## Task to complete
Nothing in the data may be altered, so output all of it exactly.

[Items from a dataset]
....................

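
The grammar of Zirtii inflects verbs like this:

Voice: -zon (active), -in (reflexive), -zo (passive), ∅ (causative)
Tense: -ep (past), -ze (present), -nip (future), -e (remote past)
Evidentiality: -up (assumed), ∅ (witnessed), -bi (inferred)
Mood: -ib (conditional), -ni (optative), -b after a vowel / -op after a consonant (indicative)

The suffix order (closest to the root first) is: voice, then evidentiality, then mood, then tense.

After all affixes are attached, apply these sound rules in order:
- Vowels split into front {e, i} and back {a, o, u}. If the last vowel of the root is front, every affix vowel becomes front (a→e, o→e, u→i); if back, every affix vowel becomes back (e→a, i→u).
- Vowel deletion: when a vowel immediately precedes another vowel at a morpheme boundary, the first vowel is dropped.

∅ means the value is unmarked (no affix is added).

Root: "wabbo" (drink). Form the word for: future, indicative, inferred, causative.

voice = causative: zero marking, form stays wabbo.
Attach evidentiality inferred -bi → wabbobi.
Attach mood indicative -b (after vowel 'i') → wabbobib.
Attach tense future -nip → wabbobibnip.
Apply vowel harmony: wabbobibnip → wabbobubnup.
Vowel deletion: no change.

wabbobubnup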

....................

## Task solution
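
The grammar of Zirtii inflects verbs like this:

Voice: -zon (active), -in (reflexive), -zo (passive), ∅ (causative)
Tense: -ep (past), -ze (present), -nip (future), -e (remote past)
Evidentiality: -up (assumed), ∅ (witnessed), -bi (inferred)
Mood: -ib (conditional), -ni (optative), -b after a vowel / -op after a consonant (indicative)

The suffix order (closest to the root first) is: voice, then evidentiality, then mood, then tense.

After all affixes are attached, apply these sound rules in order:
- Vowels split into front {e, i} and back {a, o, u}. If the last vowel of the root is front, every affix vowel becomes front (a→e, o→e, u→i); if back, every affix vowel becomes back (e→a, i→u).
- Vowel deletion: when a vowel immediately precedes another vowel at a morpheme boundary, the first vowel is dropped.

∅ means the value is unmarked (no affix is added).

Root: "wabbo" (drink). Form the word for: future, indicative, inferred, causative.

voice = causative: zero marking, form stays wabbo.
Attach evidentiality inferred -bi → wabbobi.
Attach mood indicative -b (after vowel 'i') → wabbobib.
Attach tense future -nip → wabbobibnip.
Apply vowel harmony: wabbobibnip → wabbobubnup.
Vowel deletion: no change.

wabbobubnup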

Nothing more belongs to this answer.